- _EXERCISE REQUIREMENTS_:
For the data that follows, report how many lines include the string "quality", and write the number alone.

Collected data:
::::::::::

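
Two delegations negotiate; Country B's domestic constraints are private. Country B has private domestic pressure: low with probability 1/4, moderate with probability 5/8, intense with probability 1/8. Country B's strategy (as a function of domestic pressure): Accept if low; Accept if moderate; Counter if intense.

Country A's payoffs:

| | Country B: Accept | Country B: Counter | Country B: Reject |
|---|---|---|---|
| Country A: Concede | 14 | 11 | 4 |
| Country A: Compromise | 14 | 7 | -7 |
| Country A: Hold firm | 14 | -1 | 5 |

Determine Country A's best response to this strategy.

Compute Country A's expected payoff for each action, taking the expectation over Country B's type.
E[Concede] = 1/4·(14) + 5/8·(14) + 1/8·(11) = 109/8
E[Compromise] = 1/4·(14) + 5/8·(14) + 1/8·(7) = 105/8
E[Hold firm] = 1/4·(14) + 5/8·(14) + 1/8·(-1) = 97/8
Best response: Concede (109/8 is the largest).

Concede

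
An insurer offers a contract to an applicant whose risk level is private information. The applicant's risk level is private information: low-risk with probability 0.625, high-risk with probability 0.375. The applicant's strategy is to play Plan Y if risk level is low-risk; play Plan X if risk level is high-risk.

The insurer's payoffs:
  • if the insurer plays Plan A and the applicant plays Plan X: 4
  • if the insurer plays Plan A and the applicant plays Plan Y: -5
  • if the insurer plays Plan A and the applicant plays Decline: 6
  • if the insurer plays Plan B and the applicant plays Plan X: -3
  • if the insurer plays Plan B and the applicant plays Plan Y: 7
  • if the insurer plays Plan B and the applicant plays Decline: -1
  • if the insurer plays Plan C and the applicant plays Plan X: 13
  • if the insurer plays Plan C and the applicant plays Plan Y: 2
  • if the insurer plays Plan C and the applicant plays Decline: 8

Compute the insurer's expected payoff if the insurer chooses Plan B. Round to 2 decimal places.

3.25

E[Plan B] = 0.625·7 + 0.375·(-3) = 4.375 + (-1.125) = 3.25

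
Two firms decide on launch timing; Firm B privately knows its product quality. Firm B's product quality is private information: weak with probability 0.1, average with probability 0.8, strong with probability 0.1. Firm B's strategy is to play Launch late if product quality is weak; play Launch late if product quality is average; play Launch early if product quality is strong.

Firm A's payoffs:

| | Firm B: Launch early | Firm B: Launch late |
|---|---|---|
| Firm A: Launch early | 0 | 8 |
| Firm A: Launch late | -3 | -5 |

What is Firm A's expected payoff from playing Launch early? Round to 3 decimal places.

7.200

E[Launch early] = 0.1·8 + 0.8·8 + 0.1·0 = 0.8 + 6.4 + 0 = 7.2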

::::::::::

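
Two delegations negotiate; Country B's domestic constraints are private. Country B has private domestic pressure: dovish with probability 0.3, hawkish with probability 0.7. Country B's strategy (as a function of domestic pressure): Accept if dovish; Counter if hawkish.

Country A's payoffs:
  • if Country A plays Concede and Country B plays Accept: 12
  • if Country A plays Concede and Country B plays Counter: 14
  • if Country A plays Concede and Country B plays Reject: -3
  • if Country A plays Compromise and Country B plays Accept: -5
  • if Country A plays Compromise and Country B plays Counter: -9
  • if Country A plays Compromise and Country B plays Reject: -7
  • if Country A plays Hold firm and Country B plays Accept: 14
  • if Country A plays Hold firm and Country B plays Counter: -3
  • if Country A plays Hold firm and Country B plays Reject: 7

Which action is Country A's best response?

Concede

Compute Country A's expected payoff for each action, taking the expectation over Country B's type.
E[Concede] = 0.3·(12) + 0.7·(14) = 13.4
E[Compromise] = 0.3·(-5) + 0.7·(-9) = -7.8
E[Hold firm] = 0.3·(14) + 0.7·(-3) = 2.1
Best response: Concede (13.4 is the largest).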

::::::::::

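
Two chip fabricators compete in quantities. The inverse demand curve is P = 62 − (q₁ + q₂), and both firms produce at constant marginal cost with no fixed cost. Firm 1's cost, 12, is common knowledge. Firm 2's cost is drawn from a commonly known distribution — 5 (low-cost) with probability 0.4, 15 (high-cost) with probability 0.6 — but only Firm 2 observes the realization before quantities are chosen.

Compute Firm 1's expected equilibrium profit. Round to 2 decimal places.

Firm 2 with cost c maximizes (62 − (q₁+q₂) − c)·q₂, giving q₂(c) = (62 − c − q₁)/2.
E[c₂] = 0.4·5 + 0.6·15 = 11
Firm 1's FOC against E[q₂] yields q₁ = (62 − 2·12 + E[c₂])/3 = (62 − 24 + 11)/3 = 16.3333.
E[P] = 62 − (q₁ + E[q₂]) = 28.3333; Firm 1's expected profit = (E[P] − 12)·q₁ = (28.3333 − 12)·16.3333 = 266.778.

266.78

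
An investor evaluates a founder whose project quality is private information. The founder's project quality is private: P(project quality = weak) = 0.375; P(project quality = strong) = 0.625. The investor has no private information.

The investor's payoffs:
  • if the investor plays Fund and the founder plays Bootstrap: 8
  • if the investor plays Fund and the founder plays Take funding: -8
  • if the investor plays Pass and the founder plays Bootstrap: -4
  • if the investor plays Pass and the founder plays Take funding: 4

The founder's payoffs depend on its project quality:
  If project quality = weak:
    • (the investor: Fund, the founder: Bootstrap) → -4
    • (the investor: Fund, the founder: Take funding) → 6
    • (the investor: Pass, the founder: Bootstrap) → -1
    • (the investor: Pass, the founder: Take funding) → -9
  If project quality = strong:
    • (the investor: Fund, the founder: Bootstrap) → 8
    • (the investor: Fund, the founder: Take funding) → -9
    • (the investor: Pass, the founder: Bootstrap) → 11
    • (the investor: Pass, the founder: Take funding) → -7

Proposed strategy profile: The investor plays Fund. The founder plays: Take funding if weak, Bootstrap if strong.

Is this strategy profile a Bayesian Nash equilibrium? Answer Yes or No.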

::::::::::

- _RESPONSE FOR THIS EXERCISE_:
5